Task to complete:
Repeat nothing but the lines below running from the one containing "A quantity of gas in a piston-sealed cylinder consists of 1.97" to the one containing "A quantity of gas in a piston-sealed cylinder consists of argon". Keep both end lines.

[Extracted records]

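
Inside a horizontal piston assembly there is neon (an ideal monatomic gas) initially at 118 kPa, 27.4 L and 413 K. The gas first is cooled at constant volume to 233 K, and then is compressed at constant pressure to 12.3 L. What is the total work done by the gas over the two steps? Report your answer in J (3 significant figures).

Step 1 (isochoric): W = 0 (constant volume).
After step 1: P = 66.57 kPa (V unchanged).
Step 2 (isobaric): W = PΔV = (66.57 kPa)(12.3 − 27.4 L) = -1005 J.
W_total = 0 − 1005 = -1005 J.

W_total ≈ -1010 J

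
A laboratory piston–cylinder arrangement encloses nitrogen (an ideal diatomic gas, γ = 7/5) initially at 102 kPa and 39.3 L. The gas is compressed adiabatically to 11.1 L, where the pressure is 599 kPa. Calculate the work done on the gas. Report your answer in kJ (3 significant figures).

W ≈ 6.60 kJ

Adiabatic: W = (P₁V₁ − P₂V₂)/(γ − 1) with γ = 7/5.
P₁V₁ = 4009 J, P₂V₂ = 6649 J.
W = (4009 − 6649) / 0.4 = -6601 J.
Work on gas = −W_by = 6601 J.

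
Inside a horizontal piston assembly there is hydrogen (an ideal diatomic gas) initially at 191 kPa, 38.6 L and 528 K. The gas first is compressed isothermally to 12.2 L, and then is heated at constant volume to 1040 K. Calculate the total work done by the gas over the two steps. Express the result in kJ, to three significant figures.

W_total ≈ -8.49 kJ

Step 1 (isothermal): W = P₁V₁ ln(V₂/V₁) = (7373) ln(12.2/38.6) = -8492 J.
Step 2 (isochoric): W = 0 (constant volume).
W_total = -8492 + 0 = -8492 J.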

---

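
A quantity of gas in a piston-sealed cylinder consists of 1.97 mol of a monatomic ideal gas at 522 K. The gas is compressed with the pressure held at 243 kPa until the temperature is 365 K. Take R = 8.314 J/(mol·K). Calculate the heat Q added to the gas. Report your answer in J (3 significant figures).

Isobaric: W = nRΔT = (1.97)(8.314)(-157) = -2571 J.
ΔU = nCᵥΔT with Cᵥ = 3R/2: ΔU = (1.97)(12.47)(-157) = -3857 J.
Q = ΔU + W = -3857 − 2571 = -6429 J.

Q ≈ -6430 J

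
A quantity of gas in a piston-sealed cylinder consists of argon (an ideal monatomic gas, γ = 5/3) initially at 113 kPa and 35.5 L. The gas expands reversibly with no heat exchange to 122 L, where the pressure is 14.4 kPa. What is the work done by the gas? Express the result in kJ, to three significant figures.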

* * *

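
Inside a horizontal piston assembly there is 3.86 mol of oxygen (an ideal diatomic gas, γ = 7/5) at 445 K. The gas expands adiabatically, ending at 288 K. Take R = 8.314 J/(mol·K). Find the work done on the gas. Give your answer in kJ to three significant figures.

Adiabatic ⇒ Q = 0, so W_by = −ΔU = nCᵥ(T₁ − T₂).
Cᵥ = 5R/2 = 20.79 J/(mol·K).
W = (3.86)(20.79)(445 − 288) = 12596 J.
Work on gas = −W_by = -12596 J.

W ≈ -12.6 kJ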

Task response:
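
A quantity of gas in a piston-sealed cylinder consists of 1.97 mol of a monatomic ideal gas at 522 K. The gas is compressed with the pressure held at 243 kPa until the temperature is 365 K. Take R = 8.314 J/(mol·K). Calculate the heat Q added to the gas. Report your answer in J (3 significant figures).

Isobaric: W = nRΔT = (1.97)(8.314)(-157) = -2571 J.
ΔU = nCᵥΔT with Cᵥ = 3R/2: ΔU = (1.97)(12.47)(-157) = -3857 J.
Q = ΔU + W = -3857 − 2571 = -6429 J.

Q ≈ -6430 J

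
A quantity of gas in a piston-sealed cylinder consists of argon (an ideal monatomic gas, γ = 5/3) initially at 113 kPa and 35.5 L. The gas expands reversibly with no heat exchange to 122 L, where the pressure is 14.4 kPa. What is the work done by the gas? Express the result in kJ, to three significant figures.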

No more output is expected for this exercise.